● Your assignment
Reproduce every entry exactly.

● Supplied information
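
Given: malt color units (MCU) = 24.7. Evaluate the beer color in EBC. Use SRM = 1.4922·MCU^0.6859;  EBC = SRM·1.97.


SRM = 1.4922·24.7^0.6859 = 13.4610
EBC = 13.4610·1.97

26.5182 EBC


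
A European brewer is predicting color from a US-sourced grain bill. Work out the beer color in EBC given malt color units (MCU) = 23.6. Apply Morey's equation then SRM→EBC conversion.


SRM = 1.4922·MCU^0.6859;  EBC = SRM·1.97
SRM = 1.4922·23.6^0.6859 = 13.0469
EBC = 13.0469·1.97

25.7024 EBC


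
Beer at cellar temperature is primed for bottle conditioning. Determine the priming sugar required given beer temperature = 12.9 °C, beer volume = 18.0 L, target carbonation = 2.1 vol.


residual = 14.695·(0.01821 + 0.09011·e^(−0.04·T));  sugar = (target − residual)·4.0·V
residual = 14.695·(0.01821 + 0.09011·e^(−0.04·12.9)) = 1.0580
sugar = (2.1 − 1.0580)·4.0·18.0

75.0243 g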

● Problem solution
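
Given: malt color units (MCU) = 24.7. Evaluate the beer color in EBC. Use SRM = 1.4922·MCU^0.6859;  EBC = SRM·1.97.


SRM = 1.4922·24.7^0.6859 = 13.4610
EBC = 13.4610·1.97

26.5182 EBC


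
A European brewer is predicting color from a US-sourced grain bill. Work out the beer color in EBC given malt color units (MCU) = 23.6. Apply Morey's equation then SRM→EBC conversion.


SRM = 1.4922·MCU^0.6859;  EBC = SRM·1.97
SRM = 1.4922·23.6^0.6859 = 13.0469
EBC = 13.0469·1.97

25.7024 EBC


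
Beer at cellar temperature is primed for bottle conditioning. Determine the priming sugar required given beer temperature = 12.9 °C, beer volume = 18.0 L, target carbonation = 2.1 vol.


residual = 14.695·(0.01821 + 0.09011·e^(−0.04·T));  sugar = (target − residual)·4.0·V
residual = 14.695·(0.01821 + 0.09011·e^(−0.04·12.9)) = 1.0580
sugar = (2.1 − 1.0580)·4.0·18.0

75.0243 g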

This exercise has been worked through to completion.